* [Task prompt] In the response, each entry below should appear again exactly as given.

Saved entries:
'''

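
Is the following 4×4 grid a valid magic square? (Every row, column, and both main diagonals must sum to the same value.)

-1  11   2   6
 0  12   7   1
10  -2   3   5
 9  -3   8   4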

'''

* [Answer to this exercise]
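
Is the following 4×4 grid a valid magic square? (Every row, column, and both main diagonals must sum to the same value.)

-1  11   2   6
 0  12   7   1
10  -2   3   5
 9  -3   8   4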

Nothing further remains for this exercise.